Dataset entries:
------------------------------------------------------------
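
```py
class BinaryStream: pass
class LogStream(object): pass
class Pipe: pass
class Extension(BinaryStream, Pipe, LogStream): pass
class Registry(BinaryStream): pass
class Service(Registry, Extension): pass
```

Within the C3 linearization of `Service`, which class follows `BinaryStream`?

L[Service] = Service + merge(L[Registry], L[Extension], [Registry Extension])
  take Registry:  [Registry BinaryStream object] + [Extension BinaryStream Pipe LogStream object] + [Registry Extension]
  take Extension:  [BinaryStream object] + [Extension BinaryStream Pipe LogStream object] + [Extension]
  take BinaryStream:  [BinaryStream object] + [BinaryStream Pipe LogStream object]
  take Pipe:  [object] + [Pipe LogStream object]
  take LogStream:  [object] + [LogStream object]
  take object:  [object] + [object]
MRO: Service Registry Extension BinaryStream Pipe LogStream object
BinaryStream is at position 3; next is Pipe.

Pipe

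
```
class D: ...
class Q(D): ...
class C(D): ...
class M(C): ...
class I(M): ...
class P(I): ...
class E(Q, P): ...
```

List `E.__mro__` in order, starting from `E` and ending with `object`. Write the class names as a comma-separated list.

L[E] = E + merge(L[Q], L[P], [Q P])
  take Q:  [Q D object] + [P I M C D object] + [Q P]
  take P:  [D object] + [P I M C D object] + [P]
  take I:  [D object] + [I M C D object]
  take M:  [D object] + [M C D object]
  take C:  [D object] + [C D object]
  take D:  [D object] + [D object]
  take object:  [object] + [object]

E, Q, P, I, M, C, D, object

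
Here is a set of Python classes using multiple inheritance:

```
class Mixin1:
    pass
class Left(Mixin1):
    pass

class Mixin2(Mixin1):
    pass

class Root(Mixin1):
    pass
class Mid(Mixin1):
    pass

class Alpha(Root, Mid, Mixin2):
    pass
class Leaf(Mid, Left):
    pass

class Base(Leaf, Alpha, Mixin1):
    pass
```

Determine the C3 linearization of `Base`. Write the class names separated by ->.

L[Base] = Base + merge(L[Leaf], L[Alpha], L[Mixin1], [Leaf Alpha Mixin1])
  take Leaf:  [Leaf Mid Left Mixin1 object] + [Alpha Root Mid Mixin2 Mixin1 object] + [Mixin1 object] + [Leaf Alpha Mixin1]
  take Alpha:  [Mid Left Mixin1 object] + [Alpha Root Mid Mixin2 Mixin1 object] + [Mixin1 object] + [Alpha Mixin1]
  take Root:  [Mid Left Mixin1 object] + [Root Mid Mixin2 Mixin1 object] + [Mixin1 object] + [Mixin1]
  take Mid:  [Mid Left Mixin1 object] + [Mid Mixin2 Mixin1 object] + [Mixin1 object] + [Mixin1]
  take Left:  [Left Mixin1 object] + [Mixin2 Mixin1 object] + [Mixin1 object] + [Mixin1]
  take Mixin2:  [Mixin1 object] + [Mixin2 Mixin1 object] + [Mixin1 object] + [Mixin1]
  take Mixin1:  [Mixin1 object] + [Mixin1 object] + [Mixin1 object] + [Mixin1]
  take object:  [object] + [object] + [object]

Base -> Leaf -> Alpha -> Root -> Mid -> Left -> Mixin2 -> Mixin1 -> object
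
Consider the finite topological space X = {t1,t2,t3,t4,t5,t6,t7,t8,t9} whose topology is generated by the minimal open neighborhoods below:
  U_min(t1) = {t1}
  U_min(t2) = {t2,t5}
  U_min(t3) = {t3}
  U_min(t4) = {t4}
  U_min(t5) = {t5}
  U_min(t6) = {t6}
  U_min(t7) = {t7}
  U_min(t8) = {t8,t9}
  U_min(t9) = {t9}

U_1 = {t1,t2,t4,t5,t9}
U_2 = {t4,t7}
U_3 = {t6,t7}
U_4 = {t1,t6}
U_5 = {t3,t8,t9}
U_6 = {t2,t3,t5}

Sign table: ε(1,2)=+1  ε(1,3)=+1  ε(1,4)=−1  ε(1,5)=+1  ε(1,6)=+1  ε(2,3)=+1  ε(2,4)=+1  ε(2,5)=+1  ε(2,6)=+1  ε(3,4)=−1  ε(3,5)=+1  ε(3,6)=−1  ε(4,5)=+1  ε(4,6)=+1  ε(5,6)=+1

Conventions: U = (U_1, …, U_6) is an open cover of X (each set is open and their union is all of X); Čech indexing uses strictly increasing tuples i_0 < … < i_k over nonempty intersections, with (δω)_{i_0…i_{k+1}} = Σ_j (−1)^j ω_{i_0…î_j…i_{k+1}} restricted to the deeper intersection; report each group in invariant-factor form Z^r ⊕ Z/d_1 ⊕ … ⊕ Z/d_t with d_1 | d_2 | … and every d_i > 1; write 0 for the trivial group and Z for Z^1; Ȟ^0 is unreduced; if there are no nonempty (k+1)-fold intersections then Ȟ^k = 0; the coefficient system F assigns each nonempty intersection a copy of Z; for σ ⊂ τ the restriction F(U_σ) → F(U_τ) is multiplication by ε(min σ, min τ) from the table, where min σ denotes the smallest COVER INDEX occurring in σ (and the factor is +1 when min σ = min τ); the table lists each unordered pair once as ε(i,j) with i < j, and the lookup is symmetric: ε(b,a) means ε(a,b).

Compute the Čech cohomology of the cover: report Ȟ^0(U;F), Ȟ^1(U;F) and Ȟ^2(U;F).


Ȟ^0 = Z, Ȟ^1 = Z^2, Ȟ^2 = 0

nonempty overlaps:
  U12={t4} U14={t1} U15={t9} U16={t2,t5} U23={t7} U34={t6} U56={t3}
C dims 6,7; δ0: rk 5, SNF 1^5
degree 0: 6−5−0 = 1 → Ȟ^0 ≅ Z
degree 1: 7−0−5 = 2 → Ȟ^1 ≅ Z^2
degree 2: 0−0−0 = 0 → Ȟ^2 ≅ 0


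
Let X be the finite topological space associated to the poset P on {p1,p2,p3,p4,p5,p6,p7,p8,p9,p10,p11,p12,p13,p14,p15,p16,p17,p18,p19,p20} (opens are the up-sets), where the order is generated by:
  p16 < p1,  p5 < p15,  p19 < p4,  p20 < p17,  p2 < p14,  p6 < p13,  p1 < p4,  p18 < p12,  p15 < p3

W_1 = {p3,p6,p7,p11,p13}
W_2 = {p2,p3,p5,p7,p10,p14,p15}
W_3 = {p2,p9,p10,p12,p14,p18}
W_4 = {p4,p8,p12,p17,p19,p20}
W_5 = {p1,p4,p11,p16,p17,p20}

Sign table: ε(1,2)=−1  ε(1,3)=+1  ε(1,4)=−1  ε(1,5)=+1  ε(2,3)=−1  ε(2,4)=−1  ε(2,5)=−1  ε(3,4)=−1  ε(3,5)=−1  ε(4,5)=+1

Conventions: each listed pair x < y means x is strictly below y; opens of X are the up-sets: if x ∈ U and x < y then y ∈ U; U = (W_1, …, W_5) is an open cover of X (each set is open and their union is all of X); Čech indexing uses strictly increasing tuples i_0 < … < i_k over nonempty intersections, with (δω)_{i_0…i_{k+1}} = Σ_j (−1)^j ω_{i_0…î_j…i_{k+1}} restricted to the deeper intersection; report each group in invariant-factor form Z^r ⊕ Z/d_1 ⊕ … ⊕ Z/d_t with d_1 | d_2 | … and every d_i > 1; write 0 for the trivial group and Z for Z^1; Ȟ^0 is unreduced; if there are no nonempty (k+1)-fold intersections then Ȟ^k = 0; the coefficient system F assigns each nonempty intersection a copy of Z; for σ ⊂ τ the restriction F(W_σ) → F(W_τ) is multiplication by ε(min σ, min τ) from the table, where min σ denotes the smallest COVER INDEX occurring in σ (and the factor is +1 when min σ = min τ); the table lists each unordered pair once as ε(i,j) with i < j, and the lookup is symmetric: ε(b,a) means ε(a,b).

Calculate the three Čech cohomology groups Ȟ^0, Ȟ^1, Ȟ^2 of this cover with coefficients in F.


Ȟ^0 = 0; Ȟ^1 = Z/2; Ȟ^2 = 0

nonempty overlaps:
  W12={p3,p7} W15={p11} W23={p2,p10,p14} W34={p12} W45={p4,p17,p20}
C dims 5,5; δ0: rk 5, SNF 1^4·2
degree 0: 5−5−0 = 0 → Ȟ^0 ≅ 0
degree 1: 5−0−5 = 0 plus torsion [2] → Ȟ^1 ≅ Z/2
degree 2: 0−0−0 = 0 → Ȟ^2 ≅ 0


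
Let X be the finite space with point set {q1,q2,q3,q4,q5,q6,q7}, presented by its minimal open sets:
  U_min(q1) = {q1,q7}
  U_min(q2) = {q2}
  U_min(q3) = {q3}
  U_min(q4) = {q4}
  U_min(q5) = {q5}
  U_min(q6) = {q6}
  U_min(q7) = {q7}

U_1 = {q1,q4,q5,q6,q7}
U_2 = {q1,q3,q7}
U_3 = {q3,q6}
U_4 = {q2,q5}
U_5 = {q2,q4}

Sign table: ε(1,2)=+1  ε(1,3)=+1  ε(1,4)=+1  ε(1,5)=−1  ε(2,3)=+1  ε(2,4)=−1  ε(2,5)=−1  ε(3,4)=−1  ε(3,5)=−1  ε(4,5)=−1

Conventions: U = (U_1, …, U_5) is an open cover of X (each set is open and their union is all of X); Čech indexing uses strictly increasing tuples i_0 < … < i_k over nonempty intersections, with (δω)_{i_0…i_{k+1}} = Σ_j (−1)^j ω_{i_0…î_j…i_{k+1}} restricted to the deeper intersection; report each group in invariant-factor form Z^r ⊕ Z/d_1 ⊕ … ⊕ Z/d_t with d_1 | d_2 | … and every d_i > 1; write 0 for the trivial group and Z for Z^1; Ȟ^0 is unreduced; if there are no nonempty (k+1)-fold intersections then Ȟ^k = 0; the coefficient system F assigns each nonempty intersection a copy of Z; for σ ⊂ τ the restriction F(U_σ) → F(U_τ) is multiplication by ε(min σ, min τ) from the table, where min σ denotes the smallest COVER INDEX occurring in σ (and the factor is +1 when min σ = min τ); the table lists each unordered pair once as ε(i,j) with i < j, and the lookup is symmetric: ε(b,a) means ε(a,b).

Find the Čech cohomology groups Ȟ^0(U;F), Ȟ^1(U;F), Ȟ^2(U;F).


nonempty intersections:
  U12={q1,q7} U13={q6} U14={q5} U15={q4} U23={q3} U45={q2}
C dims 5,6; δ0: rk 4, SNF 1^4
Ȟ^0: (5−4)−0=1 ⇒ Z
Ȟ^1: (6−0)−4=2 ⇒ Z^2
Ȟ^2: (0−0)−0=0 ⇒ 0

Ȟ^0 = Z; Ȟ^1 = Z^2; Ȟ^2 = 0


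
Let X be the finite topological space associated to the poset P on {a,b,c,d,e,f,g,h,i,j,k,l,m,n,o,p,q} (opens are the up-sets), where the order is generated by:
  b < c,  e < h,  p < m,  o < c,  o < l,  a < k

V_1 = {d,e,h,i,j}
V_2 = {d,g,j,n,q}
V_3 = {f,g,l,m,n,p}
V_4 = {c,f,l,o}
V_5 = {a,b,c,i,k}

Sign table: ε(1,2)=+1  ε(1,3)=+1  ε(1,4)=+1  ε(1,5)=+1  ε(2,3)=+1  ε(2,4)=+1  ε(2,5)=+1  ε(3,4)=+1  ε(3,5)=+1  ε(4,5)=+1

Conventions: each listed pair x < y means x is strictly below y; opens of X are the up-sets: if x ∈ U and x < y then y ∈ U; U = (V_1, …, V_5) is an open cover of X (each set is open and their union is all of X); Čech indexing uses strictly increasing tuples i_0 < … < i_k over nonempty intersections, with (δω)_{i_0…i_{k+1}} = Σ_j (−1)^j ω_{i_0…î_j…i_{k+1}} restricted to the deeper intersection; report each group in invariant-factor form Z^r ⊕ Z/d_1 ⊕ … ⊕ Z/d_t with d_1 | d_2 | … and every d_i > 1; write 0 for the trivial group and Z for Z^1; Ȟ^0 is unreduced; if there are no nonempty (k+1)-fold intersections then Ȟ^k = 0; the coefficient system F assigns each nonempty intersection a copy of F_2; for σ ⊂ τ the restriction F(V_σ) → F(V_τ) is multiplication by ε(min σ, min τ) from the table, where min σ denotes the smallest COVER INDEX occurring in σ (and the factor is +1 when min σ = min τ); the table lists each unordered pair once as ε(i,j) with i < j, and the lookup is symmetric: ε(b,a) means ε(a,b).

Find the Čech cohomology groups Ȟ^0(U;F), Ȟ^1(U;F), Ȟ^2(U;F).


nerve of the cover:
  V12={d,j} V15={i} V23={g,n} V34={f,l} V45={c}
C dims 5,5; δ0: rk_F2 4
Ȟ^0 = (5 − 4) − 0 = 1, so Ȟ^0 ≅ Z/2
Ȟ^1 = (5 − 0) − 4 = 1, so Ȟ^1 ≅ Z/2
Ȟ^2 = (0 − 0) − 0 = 0, so Ȟ^2 ≅ 0

Ȟ^0 = Z/2, Ȟ^1 = Z/2 and Ȟ^2 = 0


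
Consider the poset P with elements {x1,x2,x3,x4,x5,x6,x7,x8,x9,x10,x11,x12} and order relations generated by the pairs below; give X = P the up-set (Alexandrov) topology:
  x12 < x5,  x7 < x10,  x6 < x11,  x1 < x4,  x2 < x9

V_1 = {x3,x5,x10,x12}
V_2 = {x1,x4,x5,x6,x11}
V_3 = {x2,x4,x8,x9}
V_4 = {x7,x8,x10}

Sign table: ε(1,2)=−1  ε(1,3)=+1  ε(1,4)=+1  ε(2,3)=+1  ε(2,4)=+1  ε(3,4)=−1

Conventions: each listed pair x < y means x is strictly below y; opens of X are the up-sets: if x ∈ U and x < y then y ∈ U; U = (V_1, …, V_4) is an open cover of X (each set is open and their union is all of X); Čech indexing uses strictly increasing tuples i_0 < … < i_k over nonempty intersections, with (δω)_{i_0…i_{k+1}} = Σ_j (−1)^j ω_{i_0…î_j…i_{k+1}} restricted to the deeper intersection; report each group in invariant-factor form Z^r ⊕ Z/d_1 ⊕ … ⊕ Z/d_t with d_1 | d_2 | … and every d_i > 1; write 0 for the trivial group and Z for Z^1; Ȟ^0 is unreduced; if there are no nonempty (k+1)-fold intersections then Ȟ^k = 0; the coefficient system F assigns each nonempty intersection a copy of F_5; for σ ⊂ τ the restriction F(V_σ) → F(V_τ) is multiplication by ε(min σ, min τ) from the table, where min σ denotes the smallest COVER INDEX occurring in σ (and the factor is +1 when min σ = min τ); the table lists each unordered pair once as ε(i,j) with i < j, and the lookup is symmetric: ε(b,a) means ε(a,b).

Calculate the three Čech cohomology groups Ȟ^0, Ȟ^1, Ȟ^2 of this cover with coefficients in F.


nerve of the cover:
  V12={x5} V14={x10} V23={x4} V34={x8}
C dims 4,4; δ0: rk_F5 3
Ȟ^0 = (4 − 3) − 0 = 1, so Ȟ^0 ≅ Z/5
Ȟ^1 = (4 − 0) − 3 = 1, so Ȟ^1 ≅ Z/5
Ȟ^2 = (0 − 0) − 0 = 0, so Ȟ^2 ≅ 0

Ȟ^0(U;F) ≅ Z/5,  Ȟ^1(U;F) ≅ Z/5,  Ȟ^2(U;F) ≅ 0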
------------------------------------------------------------
[PROBLEM STATEMENT] Write down every line of the data above that includes the string "poset".

[ANSWER SECTION]
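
Let X be the finite topological space associated to the poset P on {p1,p2,p3,p4,p5,p6,p7,p8,p9,p10,p11,p12,p13,p14,p15,p16,p17,p18,p19,p20} (opens are the up-sets), where the order is generated by:
Let X be the finite topological space associated to the poset P on {a,b,c,d,e,f,g,h,i,j,k,l,m,n,o,p,q} (opens are the up-sets), where the order is generated by:
Consider the poset P with elements {x1,x2,x3,x4,x5,x6,x7,x8,x9,x10,x11,x12} and order relations generated by the pairs below; give X = P the up-set (Alexandrov) topology: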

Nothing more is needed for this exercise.